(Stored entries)
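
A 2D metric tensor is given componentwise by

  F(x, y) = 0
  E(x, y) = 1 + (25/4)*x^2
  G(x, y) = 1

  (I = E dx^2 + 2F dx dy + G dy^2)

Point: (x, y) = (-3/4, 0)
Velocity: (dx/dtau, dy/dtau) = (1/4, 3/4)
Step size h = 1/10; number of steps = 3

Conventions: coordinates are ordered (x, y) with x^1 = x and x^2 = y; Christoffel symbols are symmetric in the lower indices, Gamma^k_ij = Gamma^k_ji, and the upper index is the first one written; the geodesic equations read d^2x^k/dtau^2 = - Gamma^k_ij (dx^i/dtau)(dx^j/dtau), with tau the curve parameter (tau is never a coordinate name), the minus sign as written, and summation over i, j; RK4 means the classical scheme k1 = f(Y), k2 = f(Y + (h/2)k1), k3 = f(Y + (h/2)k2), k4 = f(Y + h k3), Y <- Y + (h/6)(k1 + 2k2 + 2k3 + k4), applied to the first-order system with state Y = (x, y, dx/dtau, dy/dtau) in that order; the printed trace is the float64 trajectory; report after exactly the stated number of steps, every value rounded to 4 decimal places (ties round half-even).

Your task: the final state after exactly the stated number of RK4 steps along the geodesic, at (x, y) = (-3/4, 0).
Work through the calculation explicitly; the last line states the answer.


f(Y) = (dx/dtau, dy/dtau, -Gamma^x_ij Y'^i Y'^j, -Gamma^y_ij Y'^i Y'^j) with the Gammas evaluated at the stage position; h = 0.100000; intermediate values shown to 6 dp
step 0: x = -0.7500, y = 0.0000, dx/dtau = 0.2500, dy/dtau = 0.7500
step 1:
  k1: at (x, y) = (-0.750000, 0.000000), (dx/dtau, dy/dtau) = (0.250000, 0.750000); Gamma_xxx = -1.038062, Gamma_xxy = 0.000000, Gamma_xyy = 0.000000, Gamma_yxx = 0.000000, Gamma_yxy = 0.000000, Gamma_yyy = 0.000000; k1 = (0.250000, 0.750000, 0.064879, 0.000000)
  k2: at (x, y) = (-0.737500, 0.037500), (dx/dtau, dy/dtau) = (0.253244, 0.750000); Gamma_xxx = -1.047725, Gamma_xxy = 0.000000, Gamma_xyy = 0.000000, Gamma_yxx = 0.000000, Gamma_yxy = 0.000000, Gamma_yyy = 0.000000; k2 = (0.253244, 0.750000, 0.067193, 0.000000)
  k3: at (x, y) = (-0.737338, 0.037500), (dx/dtau, dy/dtau) = (0.253360, 0.750000); Gamma_xxx = -1.047850, Gamma_xxy = 0.000000, Gamma_xyy = 0.000000, Gamma_yxx = 0.000000, Gamma_yxy = 0.000000, Gamma_yyy = 0.000000; k3 = (0.253360, 0.750000, 0.067263, 0.000000)
  k4: at (x, y) = (-0.724664, 0.075000), (dx/dtau, dy/dtau) = (0.256726, 0.750000); Gamma_xxx = -1.057691, Gamma_xxy = 0.000000, Gamma_xyy = 0.000000, Gamma_yxx = 0.000000, Gamma_yxy = 0.000000, Gamma_yyy = 0.000000; k4 = (0.256726, 0.750000, 0.069711, 0.000000)
  Y <- Y + (h/6)(k1 + 2k2 + 2k3 + k4): x = -0.7247, y = 0.0750, dx/dtau = 0.2567, dy/dtau = 0.7500
step 2:
  k1: at (x, y) = (-0.724668, 0.075000), (dx/dtau, dy/dtau) = (0.256725, 0.750000); Gamma_xxx = -1.057688, Gamma_xxy = 0.000000, Gamma_xyy = 0.000000, Gamma_yxx = 0.000000, Gamma_yxy = 0.000000, Gamma_yyy = 0.000000; k1 = (0.256725, 0.750000, 0.069710, 0.000000)
  k2: at (x, y) = (-0.711832, 0.112500), (dx/dtau, dy/dtau) = (0.260211, 0.750000); Gamma_xxx = -1.067687, Gamma_xxy = 0.000000, Gamma_xyy = 0.000000, Gamma_yxx = 0.000000, Gamma_yxy = 0.000000, Gamma_yyy = 0.000000; k2 = (0.260211, 0.750000, 0.072293, 0.000000)
  k3: at (x, y) = (-0.711657, 0.112500), (dx/dtau, dy/dtau) = (0.260340, 0.750000); Gamma_xxx = -1.067823, Gamma_xxy = 0.000000, Gamma_xyy = 0.000000, Gamma_yxx = 0.000000, Gamma_yxy = 0.000000, Gamma_yyy = 0.000000; k3 = (0.260340, 0.750000, 0.072374, 0.000000)
  k4: at (x, y) = (-0.698634, 0.150000), (dx/dtau, dy/dtau) = (0.263962, 0.750000); Gamma_xxx = -1.077990, Gamma_xxy = 0.000000, Gamma_xyy = 0.000000, Gamma_yxx = 0.000000, Gamma_yxy = 0.000000, Gamma_yyy = 0.000000; k4 = (0.263962, 0.750000, 0.075110, 0.000000)
  Y <- Y + (h/6)(k1 + 2k2 + 2k3 + k4): x = -0.6986, y = 0.1500, dx/dtau = 0.2640, dy/dtau = 0.7500
step 3:
  k1: at (x, y) = (-0.698638, 0.150000), (dx/dtau, dy/dtau) = (0.263961, 0.750000); Gamma_xxx = -1.077987, Gamma_xxy = 0.000000, Gamma_xyy = 0.000000, Gamma_yxx = 0.000000, Gamma_yxy = 0.000000, Gamma_yyy = 0.000000; k1 = (0.263961, 0.750000, 0.075109, 0.000000)
  k2: at (x, y) = (-0.685440, 0.187500), (dx/dtau, dy/dtau) = (0.267716, 0.750000); Gamma_xxx = -1.088297, Gamma_xxy = 0.000000, Gamma_xyy = 0.000000, Gamma_yxx = 0.000000, Gamma_yxy = 0.000000, Gamma_yyy = 0.000000; k2 = (0.267716, 0.750000, 0.078000, 0.000000)
  k3: at (x, y) = (-0.685252, 0.187500), (dx/dtau, dy/dtau) = (0.267861, 0.750000); Gamma_xxx = -1.088444, Gamma_xxy = 0.000000, Gamma_xyy = 0.000000, Gamma_yxx = 0.000000, Gamma_yxy = 0.000000, Gamma_yyy = 0.000000; k3 = (0.267861, 0.750000, 0.078095, 0.000000)
  k4: at (x, y) = (-0.671852, 0.225000), (dx/dtau, dy/dtau) = (0.271770, 0.750000); Gamma_xxx = -1.098902, Gamma_xxy = 0.000000, Gamma_xyy = 0.000000, Gamma_yxx = 0.000000, Gamma_yxy = 0.000000, Gamma_yyy = 0.000000; k4 = (0.271770, 0.750000, 0.081164, 0.000000)
  Y <- Y + (h/6)(k1 + 2k2 + 2k3 + k4): x = -0.6719, y = 0.2250, dx/dtau = 0.2718, dy/dtau = 0.7500

Answer: x = -0.6719, y = 0.2250, dx/dtau = 0.2718, dy/dtau = 0.7500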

#### Work instructions:
Only the data above, repeated exactly, should make up the reply.

#### Solution for this task:
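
A 2D metric tensor is given componentwise by

  F(x, y) = 0
  E(x, y) = 1 + (25/4)*x^2
  G(x, y) = 1

  (I = E dx^2 + 2F dx dy + G dy^2)

Point: (x, y) = (-3/4, 0)
Velocity: (dx/dtau, dy/dtau) = (1/4, 3/4)
Step size h = 1/10; number of steps = 3

Conventions: coordinates are ordered (x, y) with x^1 = x and x^2 = y; Christoffel symbols are symmetric in the lower indices, Gamma^k_ij = Gamma^k_ji, and the upper index is the first one written; the geodesic equations read d^2x^k/dtau^2 = - Gamma^k_ij (dx^i/dtau)(dx^j/dtau), with tau the curve parameter (tau is never a coordinate name), the minus sign as written, and summation over i, j; RK4 means the classical scheme k1 = f(Y), k2 = f(Y + (h/2)k1), k3 = f(Y + (h/2)k2), k4 = f(Y + h k3), Y <- Y + (h/6)(k1 + 2k2 + 2k3 + k4), applied to the first-order system with state Y = (x, y, dx/dtau, dy/dtau) in that order; the printed trace is the float64 trajectory; report after exactly the stated number of steps, every value rounded to 4 decimal places (ties round half-even).

Your task: the final state after exactly the stated number of RK4 steps along the geodesic, at (x, y) = (-3/4, 0).
Work through the calculation explicitly; the last line states the answer.


f(Y) = (dx/dtau, dy/dtau, -Gamma^x_ij Y'^i Y'^j, -Gamma^y_ij Y'^i Y'^j) with the Gammas evaluated at the stage position; h = 0.100000; intermediate values shown to 6 dp
step 0: x = -0.7500, y = 0.0000, dx/dtau = 0.2500, dy/dtau = 0.7500
step 1:
  k1: at (x, y) = (-0.750000, 0.000000), (dx/dtau, dy/dtau) = (0.250000, 0.750000); Gamma_xxx = -1.038062, Gamma_xxy = 0.000000, Gamma_xyy = 0.000000, Gamma_yxx = 0.000000, Gamma_yxy = 0.000000, Gamma_yyy = 0.000000; k1 = (0.250000, 0.750000, 0.064879, 0.000000)
  k2: at (x, y) = (-0.737500, 0.037500), (dx/dtau, dy/dtau) = (0.253244, 0.750000); Gamma_xxx = -1.047725, Gamma_xxy = 0.000000, Gamma_xyy = 0.000000, Gamma_yxx = 0.000000, Gamma_yxy = 0.000000, Gamma_yyy = 0.000000; k2 = (0.253244, 0.750000, 0.067193, 0.000000)
  k3: at (x, y) = (-0.737338, 0.037500), (dx/dtau, dy/dtau) = (0.253360, 0.750000); Gamma_xxx = -1.047850, Gamma_xxy = 0.000000, Gamma_xyy = 0.000000, Gamma_yxx = 0.000000, Gamma_yxy = 0.000000, Gamma_yyy = 0.000000; k3 = (0.253360, 0.750000, 0.067263, 0.000000)
  k4: at (x, y) = (-0.724664, 0.075000), (dx/dtau, dy/dtau) = (0.256726, 0.750000); Gamma_xxx = -1.057691, Gamma_xxy = 0.000000, Gamma_xyy = 0.000000, Gamma_yxx = 0.000000, Gamma_yxy = 0.000000, Gamma_yyy = 0.000000; k4 = (0.256726, 0.750000, 0.069711, 0.000000)
  Y <- Y + (h/6)(k1 + 2k2 + 2k3 + k4): x = -0.7247, y = 0.0750, dx/dtau = 0.2567, dy/dtau = 0.7500
step 2:
  k1: at (x, y) = (-0.724668, 0.075000), (dx/dtau, dy/dtau) = (0.256725, 0.750000); Gamma_xxx = -1.057688, Gamma_xxy = 0.000000, Gamma_xyy = 0.000000, Gamma_yxx = 0.000000, Gamma_yxy = 0.000000, Gamma_yyy = 0.000000; k1 = (0.256725, 0.750000, 0.069710, 0.000000)
  k2: at (x, y) = (-0.711832, 0.112500), (dx/dtau, dy/dtau) = (0.260211, 0.750000); Gamma_xxx = -1.067687, Gamma_xxy = 0.000000, Gamma_xyy = 0.000000, Gamma_yxx = 0.000000, Gamma_yxy = 0.000000, Gamma_yyy = 0.000000; k2 = (0.260211, 0.750000, 0.072293, 0.000000)
  k3: at (x, y) = (-0.711657, 0.112500), (dx/dtau, dy/dtau) = (0.260340, 0.750000); Gamma_xxx = -1.067823, Gamma_xxy = 0.000000, Gamma_xyy = 0.000000, Gamma_yxx = 0.000000, Gamma_yxy = 0.000000, Gamma_yyy = 0.000000; k3 = (0.260340, 0.750000, 0.072374, 0.000000)
  k4: at (x, y) = (-0.698634, 0.150000), (dx/dtau, dy/dtau) = (0.263962, 0.750000); Gamma_xxx = -1.077990, Gamma_xxy = 0.000000, Gamma_xyy = 0.000000, Gamma_yxx = 0.000000, Gamma_yxy = 0.000000, Gamma_yyy = 0.000000; k4 = (0.263962, 0.750000, 0.075110, 0.000000)
  Y <- Y + (h/6)(k1 + 2k2 + 2k3 + k4): x = -0.6986, y = 0.1500, dx/dtau = 0.2640, dy/dtau = 0.7500
step 3:
  k1: at (x, y) = (-0.698638, 0.150000), (dx/dtau, dy/dtau) = (0.263961, 0.750000); Gamma_xxx = -1.077987, Gamma_xxy = 0.000000, Gamma_xyy = 0.000000, Gamma_yxx = 0.000000, Gamma_yxy = 0.000000, Gamma_yyy = 0.000000; k1 = (0.263961, 0.750000, 0.075109, 0.000000)
  k2: at (x, y) = (-0.685440, 0.187500), (dx/dtau, dy/dtau) = (0.267716, 0.750000); Gamma_xxx = -1.088297, Gamma_xxy = 0.000000, Gamma_xyy = 0.000000, Gamma_yxx = 0.000000, Gamma_yxy = 0.000000, Gamma_yyy = 0.000000; k2 = (0.267716, 0.750000, 0.078000, 0.000000)
  k3: at (x, y) = (-0.685252, 0.187500), (dx/dtau, dy/dtau) = (0.267861, 0.750000); Gamma_xxx = -1.088444, Gamma_xxy = 0.000000, Gamma_xyy = 0.000000, Gamma_yxx = 0.000000, Gamma_yxy = 0.000000, Gamma_yyy = 0.000000; k3 = (0.267861, 0.750000, 0.078095, 0.000000)
  k4: at (x, y) = (-0.671852, 0.225000), (dx/dtau, dy/dtau) = (0.271770, 0.750000); Gamma_xxx = -1.098902, Gamma_xxy = 0.000000, Gamma_xyy = 0.000000, Gamma_yxx = 0.000000, Gamma_yxy = 0.000000, Gamma_yyy = 0.000000; k4 = (0.271770, 0.750000, 0.081164, 0.000000)
  Y <- Y + (h/6)(k1 + 2k2 + 2k3 + k4): x = -0.6719, y = 0.2250, dx/dtau = 0.2718, dy/dtau = 0.7500

Answer: x = -0.6719, y = 0.2250, dx/dtau = 0.2718, dy/dtau = 0.7500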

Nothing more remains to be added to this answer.